## Exercise directions
Within the entries below, the lines from the one with "Answer: 3168" through the one with "Answer: -43036" are to be set down exactly, both ends kept.

[Data extracted from a collection]

++++

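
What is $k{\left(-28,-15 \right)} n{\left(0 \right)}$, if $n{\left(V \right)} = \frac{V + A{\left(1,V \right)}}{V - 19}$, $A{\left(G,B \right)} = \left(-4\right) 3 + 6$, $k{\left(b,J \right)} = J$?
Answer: $- \frac{90}{19} \approx -4.7368$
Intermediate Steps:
$A{\left(G,B \right)} = -6$ ($A{\left(G,B \right)} = -12 + 6 = -6$)
$n{\left(V \right)} = \frac{-6 + V}{-19 + V}$ ($n{\left(V \right)} = \frac{V - 6}{V - 19} = \frac{-6 + V}{-19 + V}$)
$k{\left(-28,-15 \right)} n{\left(0 \right)} = - 15 \frac{-6 + 0}{-19 + 0} = - 15 \frac{1}{-19} \left(-6\right) = - 15 \left(\left(- \frac{1}{19}\right) \left(-6\right)\right) = \left(-15\right) \frac{6}{19} = - \frac{90}{19}$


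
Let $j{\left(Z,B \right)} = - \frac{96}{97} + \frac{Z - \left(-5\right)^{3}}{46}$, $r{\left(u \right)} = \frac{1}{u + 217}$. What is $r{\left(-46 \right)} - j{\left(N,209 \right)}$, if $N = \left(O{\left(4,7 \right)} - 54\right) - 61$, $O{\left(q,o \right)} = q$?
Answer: $\frac{263690}{381501} \approx 0.69119$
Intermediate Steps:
$N = -111$ ($N = \left(4 - 54\right) - 61 = -50 - 61 = -111$)
$r{\left(u \right)} = \frac{1}{217 + u}$
$j{\left(Z,B \right)} = \frac{7709}{4462} + \frac{Z}{46}$ ($j{\left(Z,B \right)} = \left(-96\right) \frac{1}{97} + \left(Z - -125\right) \frac{1}{46} = - \frac{96}{97} + \left(Z + 125\right) \frac{1}{46} = - \frac{96}{97} + \left(125 + Z\right) \frac{1}{46} = - \frac{96}{97} + \left(\frac{125}{46} + \frac{Z}{46}\right) = \frac{7709}{4462} + \frac{Z}{46}$)
$r{\left(-46 \right)} - j{\left(N,209 \right)} = \frac{1}{217 - 46} - \left(\frac{7709}{4462} + \frac{1}{46} \left(-111\right)\right) = \frac{1}{171} - \left(\frac{7709}{4462} - \frac{111}{46}\right) = \frac{1}{171} - - \frac{1529}{2231} = \frac{1}{171} + \frac{1529}{2231} = \frac{263690}{381501}$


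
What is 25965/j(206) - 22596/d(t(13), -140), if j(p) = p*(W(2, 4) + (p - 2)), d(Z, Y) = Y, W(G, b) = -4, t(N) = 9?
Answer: 1335129/8240 ≈ 162.03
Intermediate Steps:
j(p) = p*(-6 + p) (j(p) = p*(-4 + (p - 2)) = p*(-4 + (-2 + p)) = p*(-6 + p))
25965/j(206) - 22596/d(t(13), -140) = 25965/((206*(-6 + 206))) - 22596/(-140) = 25965/((206*200)) - 22596*(-1/140) = 25965/41200 + 807/5 = 25965*(1/41200) + 807/5 = 5193/8240 + 807/5 = 1335129/8240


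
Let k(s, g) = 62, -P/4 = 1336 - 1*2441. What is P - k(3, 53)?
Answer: 4358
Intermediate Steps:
P = 4420 (P = -4*(1336 - 1*2441) = -4*(1336 - 2441) = -4*(-1105) = 4420)
P - k(3, 53) = 4420 - 1*62 = 4420 - 62 = 4358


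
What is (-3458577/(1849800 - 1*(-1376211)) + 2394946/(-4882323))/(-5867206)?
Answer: 8204004058259/30803667974950794306 ≈ 2.6633e-7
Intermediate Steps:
(-3458577/(1849800 - 1*(-1376211)) + 2394946/(-4882323))/(-5867206) = (-3458577/(1849800 + 1376211) + 2394946*(-1/4882323))*(-1/5867206) = (-3458577/3226011 - 2394946/4882323)*(-1/5867206) = (-3458577*1/3226011 - 2394946/4882323)*(-1/5867206) = (-1152859/1075337 - 2394946/4882323)*(-1/5867206) = -8204004058259/5250142567851*(-1/5867206) = 8204004058259/30803667974950794306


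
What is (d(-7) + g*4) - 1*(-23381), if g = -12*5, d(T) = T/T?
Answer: 23142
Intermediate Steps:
d(T) = 1
g = -60
(d(-7) + g*4) - 1*(-23381) = (1 - 60*4) - 1*(-23381) = (1 - 240) + 23381 = -239 + 23381 = 23142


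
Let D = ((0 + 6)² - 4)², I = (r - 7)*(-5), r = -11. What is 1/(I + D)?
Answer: 1/1114 ≈ 0.00089767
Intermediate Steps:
I = 90 (I = (-11 - 7)*(-5) = -18*(-5) = 90)
D = 1024 (D = (6² - 4)² = (36 - 4)² = 32² = 1024)
1/(I + D) = 1/(90 + 1024) = 1/1114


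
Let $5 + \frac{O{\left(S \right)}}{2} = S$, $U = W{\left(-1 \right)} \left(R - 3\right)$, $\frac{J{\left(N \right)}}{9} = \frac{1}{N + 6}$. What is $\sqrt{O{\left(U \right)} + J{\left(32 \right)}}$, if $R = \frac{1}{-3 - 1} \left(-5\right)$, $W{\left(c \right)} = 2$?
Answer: $\frac{7 i \sqrt{494}}{38} \approx 4.0943 i$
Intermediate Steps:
$J{\left(N \right)} = \frac{9}{6 + N}$ ($J{\left(N \right)} = \frac{9}{N + 6} = \frac{9}{6 + N}$)
$R = \frac{5}{4}$ ($R = \frac{1}{-4} \left(-5\right) = \left(- \frac{1}{4}\right) \left(-5\right) = \frac{5}{4} \approx 1.25$)
$U = - \frac{7}{2}$ ($U = 2 \left(\frac{5}{4} - 3\right) = 2 \left(- \frac{7}{4}\right) = - \frac{7}{2} \approx -3.5$)
$O{\left(S \right)} = -10 + 2 S$
$\sqrt{O{\left(U \right)} + J{\left(32 \right)}} = \sqrt{\left(-10 + 2 \left(- \frac{7}{2}\right)\right) + \frac{9}{6 + 32}} = \sqrt{\left(-10 - 7\right) + \frac{9}{38}} = \sqrt{-17 + 9 \cdot \frac{1}{38}} = \sqrt{-17 + \frac{9}{38}} = \sqrt{- \frac{637}{38}} = \frac{7 i \sqrt{494}}{38}$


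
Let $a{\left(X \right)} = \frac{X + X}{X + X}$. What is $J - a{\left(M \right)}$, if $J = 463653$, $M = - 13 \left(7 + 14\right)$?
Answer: $463652$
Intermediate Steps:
$M = -273$ ($M = \left(-13\right) 21 = -273$)
$a{\left(X \right)} = 1$ ($a{\left(X \right)} = \frac{2 X}{2 X} = 2 X \frac{1}{2 X} = 1$)
$J - a{\left(M \right)} = 463653 - 1 = 463652$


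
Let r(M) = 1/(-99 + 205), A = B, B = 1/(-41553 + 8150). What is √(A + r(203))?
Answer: √117895287246/3540718 ≈ 0.096974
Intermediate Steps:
B = -1/33403 (B = 1/(-33403) = -1/33403 ≈ -2.9937e-5)
A = -1/33403 ≈ -2.9937e-5
r(M) = 1/106
√(A + r(203)) = √(-1/33403 + 1/106) = √(33297/3540718) = √117895287246/3540718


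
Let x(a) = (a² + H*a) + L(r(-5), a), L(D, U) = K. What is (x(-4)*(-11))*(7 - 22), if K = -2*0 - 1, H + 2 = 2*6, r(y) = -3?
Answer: -4125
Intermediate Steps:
H = 10 (H = -2 + 2*6 = -2 + 12 = 10)
K = -1 (K = 0 - 1 = -1)
L(D, U) = -1
x(a) = -1 + a² + 10*a (x(a) = (a² + 10*a) - 1 = -1 + a² + 10*a)
(x(-4)*(-11))*(7 - 22) = ((-1 + (-4)² + 10*(-4))*(-11))*(7 - 22) = ((-1 + 16 - 40)*(-11))*(-15) = -25*(-11)*(-15) = 275*(-15) = -4125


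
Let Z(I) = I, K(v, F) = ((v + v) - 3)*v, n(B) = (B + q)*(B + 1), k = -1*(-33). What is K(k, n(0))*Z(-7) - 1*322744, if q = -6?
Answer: -337297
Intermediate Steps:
k = 33
n(B) = (1 + B)*(-6 + B) (n(B) = (B - 6)*(B + 1) = (-6 + B)*(1 + B) = (1 + B)*(-6 + B))
K(v, F) = v*(-3 + 2*v) (K(v, F) = (2*v - 3)*v = (-3 + 2*v)*v = v*(-3 + 2*v))
K(k, n(0))*Z(-7) - 1*322744 = (33*(-3 + 2*33))*(-7) - 1*322744 = (33*(-3 + 66))*(-7) - 322744 = (33*63)*(-7) - 322744 = 2079*(-7) - 322744 = -14553 - 322744 = -337297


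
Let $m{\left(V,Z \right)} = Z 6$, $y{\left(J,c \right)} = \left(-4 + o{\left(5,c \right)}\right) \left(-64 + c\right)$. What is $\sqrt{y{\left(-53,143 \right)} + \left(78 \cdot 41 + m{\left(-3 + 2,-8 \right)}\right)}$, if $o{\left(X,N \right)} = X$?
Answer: $\sqrt{3229} \approx 56.824$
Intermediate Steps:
$y{\left(J,c \right)} = -64 + c$ ($y{\left(J,c \right)} = \left(-4 + 5\right) \left(-64 + c\right) = 1 \left(-64 + c\right) = -64 + c$)
$m{\left(V,Z \right)} = 6 Z$
$\sqrt{y{\left(-53,143 \right)} + \left(78 \cdot 41 + m{\left(-3 + 2,-8 \right)}\right)} = \sqrt{\left(-64 + 143\right) + \left(78 \cdot 41 + 6 \left(-8\right)\right)} = \sqrt{79 + \left(3198 - 48\right)} = \sqrt{79 + 3150} = \sqrt{3229}$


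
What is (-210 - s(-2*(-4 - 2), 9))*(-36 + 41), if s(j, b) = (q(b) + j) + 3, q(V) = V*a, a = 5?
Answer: -1350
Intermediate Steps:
q(V) = 5*V (q(V) = V*5 = 5*V)
s(j, b) = 3 + j + 5*b (s(j, b) = (5*b + j) + 3 = (j + 5*b) + 3 = 3 + j + 5*b)
(-210 - s(-2*(-4 - 2), 9))*(-36 + 41) = (-210 - (3 - 2*(-4 - 2) + 5*9))*(-36 + 41) = (-210 - (3 - 2*(-6) + 45))*5 = (-210 - (3 + 12 + 45))*5 = (-210 - 1*60)*5 = (-210 - 60)*5 = -270*5 = -1350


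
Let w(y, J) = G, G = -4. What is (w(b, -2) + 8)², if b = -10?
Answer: 16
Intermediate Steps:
w(y, J) = -4
(w(b, -2) + 8)² = (-4 + 8)² = 4² = 16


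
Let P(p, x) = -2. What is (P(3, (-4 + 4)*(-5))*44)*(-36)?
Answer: 3168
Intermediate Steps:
(P(3, (-4 + 4)*(-5))*44)*(-36) = -2*44*(-36) = -88*(-36) = 3168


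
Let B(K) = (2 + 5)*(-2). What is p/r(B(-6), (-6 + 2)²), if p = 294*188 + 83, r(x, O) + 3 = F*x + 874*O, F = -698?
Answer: 55355/23753 ≈ 2.3304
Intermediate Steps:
B(K) = -14 (B(K) = 7*(-2) = -14)
r(x, O) = -3 - 698*x + 874*O (r(x, O) = -3 + (-698*x + 874*O) = -3 - 698*x + 874*O)
p = 55355 (p = 55272 + 83 = 55355)
p/r(B(-6), (-6 + 2)²) = 55355/(-3 - 698*(-14) + 874*(-6 + 2)²) = 55355/(-3 + 9772 + 874*(-4)²) = 55355/(-3 + 9772 + 874*16) = 55355/(-3 + 9772 + 13984) = 55355/23753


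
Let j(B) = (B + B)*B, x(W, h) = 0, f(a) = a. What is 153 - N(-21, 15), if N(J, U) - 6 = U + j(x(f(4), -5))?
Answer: 132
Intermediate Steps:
j(B) = 2*B² (j(B) = (2*B)*B = 2*B²)
N(J, U) = 6 + U (N(J, U) = 6 + (U + 2*0²) = 6 + (U + 2*0) = 6 + (U + 0) = 6 + U)
153 - N(-21, 15) = 153 - (6 + 15) = 153 - 1*21 = 153 - 21 = 132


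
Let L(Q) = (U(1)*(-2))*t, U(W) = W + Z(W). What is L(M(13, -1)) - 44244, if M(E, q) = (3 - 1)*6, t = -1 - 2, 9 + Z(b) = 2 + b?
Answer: -44274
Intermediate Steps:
Z(b) = -7 + b (Z(b) = -9 + (2 + b) = -7 + b)
t = -3
U(W) = -7 + 2*W (U(W) = W + (-7 + W) = -7 + 2*W)
M(E, q) = 12 (M(E, q) = 2*6 = 12)
L(Q) = -30 (L(Q) = ((-7 + 2*1)*(-2))*(-3) = ((-7 + 2)*(-2))*(-3) = -5*(-2)*(-3) = 10*(-3) = -30)
L(M(13, -1)) - 44244 = -30 - 44244 = -44274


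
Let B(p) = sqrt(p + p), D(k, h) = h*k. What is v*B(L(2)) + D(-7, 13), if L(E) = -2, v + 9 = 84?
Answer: -91 + 150*I ≈ -91.0 + 150.0*I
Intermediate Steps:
v = 75 (v = -9 + 84 = 75)
B(p) = sqrt(2)*sqrt(p) (B(p) = sqrt(2*p) = sqrt(2)*sqrt(p))
v*B(L(2)) + D(-7, 13) = 75*(sqrt(2)*sqrt(-2)) + 13*(-7) = 75*(sqrt(2)*(I*sqrt(2))) - 91 = 75*(2*I) - 91 = 150*I - 91 = -91 + 150*I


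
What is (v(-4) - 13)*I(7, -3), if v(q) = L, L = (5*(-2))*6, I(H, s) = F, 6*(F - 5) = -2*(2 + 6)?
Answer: -511/3 ≈ -170.33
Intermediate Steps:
F = 7/3 (F = 5 + (-2*(2 + 6))/6 = 5 + (-2*8)/6 = 5 + (⅙)*(-16) = 5 - 8/3 = 7/3 ≈ 2.3333)
I(H, s) = 7/3
L = -60 (L = -10*6 = -60)
v(q) = -60
(v(-4) - 13)*I(7, -3) = (-60 - 13)*(7/3) = -73*7/3 = -511/3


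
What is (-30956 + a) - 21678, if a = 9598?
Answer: -43036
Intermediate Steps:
(-30956 + a) - 21678 = (-30956 + 9598) - 21678 = -21358 - 21678 = -43036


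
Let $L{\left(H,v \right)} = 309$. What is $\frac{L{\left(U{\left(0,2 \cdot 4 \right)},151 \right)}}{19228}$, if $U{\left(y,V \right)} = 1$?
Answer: $\frac{309}{19228} \approx 0.01607$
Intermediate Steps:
$\frac{L{\left(U{\left(0,2 \cdot 4 \right)},151 \right)}}{19228} = \frac{309}{19228}$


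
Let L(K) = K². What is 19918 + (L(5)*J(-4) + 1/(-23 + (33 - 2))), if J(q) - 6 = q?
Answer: 159745/8 ≈ 19968.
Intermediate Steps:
J(q) = 6 + q
19918 + (L(5)*J(-4) + 1/(-23 + (33 - 2))) = 19918 + (5²*(6 - 4) + 1/(-23 + (33 - 2))) = 19918 + (25*2 + 1/(-23 + 31)) = 19918 + (50 + 1/8) = 19918 + (50 + ⅛) = 19918 + 401/8 = 159745/8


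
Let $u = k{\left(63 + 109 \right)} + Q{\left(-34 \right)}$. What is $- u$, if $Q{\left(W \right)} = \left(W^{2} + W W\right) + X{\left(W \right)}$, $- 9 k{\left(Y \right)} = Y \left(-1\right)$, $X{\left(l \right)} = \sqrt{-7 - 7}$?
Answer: $- \frac{20980}{9} - i \sqrt{14} \approx -2331.1 - 3.7417 i$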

++++

## Answer section
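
Answer: 3168
Intermediate Steps:
(P(3, (-4 + 4)*(-5))*44)*(-36) = -2*44*(-36) = -88*(-36) = 3168


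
Let B(K) = (2 + 5)*(-2). What is p/r(B(-6), (-6 + 2)²), if p = 294*188 + 83, r(x, O) + 3 = F*x + 874*O, F = -698?
Answer: 55355/23753 ≈ 2.3304
Intermediate Steps:
B(K) = -14 (B(K) = 7*(-2) = -14)
r(x, O) = -3 - 698*x + 874*O (r(x, O) = -3 + (-698*x + 874*O) = -3 - 698*x + 874*O)
p = 55355 (p = 55272 + 83 = 55355)
p/r(B(-6), (-6 + 2)²) = 55355/(-3 - 698*(-14) + 874*(-6 + 2)²) = 55355/(-3 + 9772 + 874*(-4)²) = 55355/(-3 + 9772 + 874*16) = 55355/(-3 + 9772 + 13984) = 55355/23753


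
Let j(B) = (B + B)*B, x(W, h) = 0, f(a) = a. What is 153 - N(-21, 15), if N(J, U) - 6 = U + j(x(f(4), -5))?
Answer: 132
Intermediate Steps:
j(B) = 2*B² (j(B) = (2*B)*B = 2*B²)
N(J, U) = 6 + U (N(J, U) = 6 + (U + 2*0²) = 6 + (U + 2*0) = 6 + (U + 0) = 6 + U)
153 - N(-21, 15) = 153 - (6 + 15) = 153 - 1*21 = 153 - 21 = 132


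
Let L(Q) = (U(1)*(-2))*t, U(W) = W + Z(W). What is L(M(13, -1)) - 44244, if M(E, q) = (3 - 1)*6, t = -1 - 2, 9 + Z(b) = 2 + b?
Answer: -44274
Intermediate Steps:
Z(b) = -7 + b (Z(b) = -9 + (2 + b) = -7 + b)
t = -3
U(W) = -7 + 2*W (U(W) = W + (-7 + W) = -7 + 2*W)
M(E, q) = 12 (M(E, q) = 2*6 = 12)
L(Q) = -30 (L(Q) = ((-7 + 2*1)*(-2))*(-3) = ((-7 + 2)*(-2))*(-3) = -5*(-2)*(-3) = 10*(-3) = -30)
L(M(13, -1)) - 44244 = -30 - 44244 = -44274


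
Let B(p) = sqrt(p + p), D(k, h) = h*k. What is v*B(L(2)) + D(-7, 13), if L(E) = -2, v + 9 = 84?
Answer: -91 + 150*I ≈ -91.0 + 150.0*I
Intermediate Steps:
v = 75 (v = -9 + 84 = 75)
B(p) = sqrt(2)*sqrt(p) (B(p) = sqrt(2*p) = sqrt(2)*sqrt(p))
v*B(L(2)) + D(-7, 13) = 75*(sqrt(2)*sqrt(-2)) + 13*(-7) = 75*(sqrt(2)*(I*sqrt(2))) - 91 = 75*(2*I) - 91 = 150*I - 91 = -91 + 150*I


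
What is (v(-4) - 13)*I(7, -3), if v(q) = L, L = (5*(-2))*6, I(H, s) = F, 6*(F - 5) = -2*(2 + 6)?
Answer: -511/3 ≈ -170.33
Intermediate Steps:
F = 7/3 (F = 5 + (-2*(2 + 6))/6 = 5 + (-2*8)/6 = 5 + (⅙)*(-16) = 5 - 8/3 = 7/3 ≈ 2.3333)
I(H, s) = 7/3
L = -60 (L = -10*6 = -60)
v(q) = -60
(v(-4) - 13)*I(7, -3) = (-60 - 13)*(7/3) = -73*7/3 = -511/3


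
What is (-30956 + a) - 21678, if a = 9598?
Answer: -43036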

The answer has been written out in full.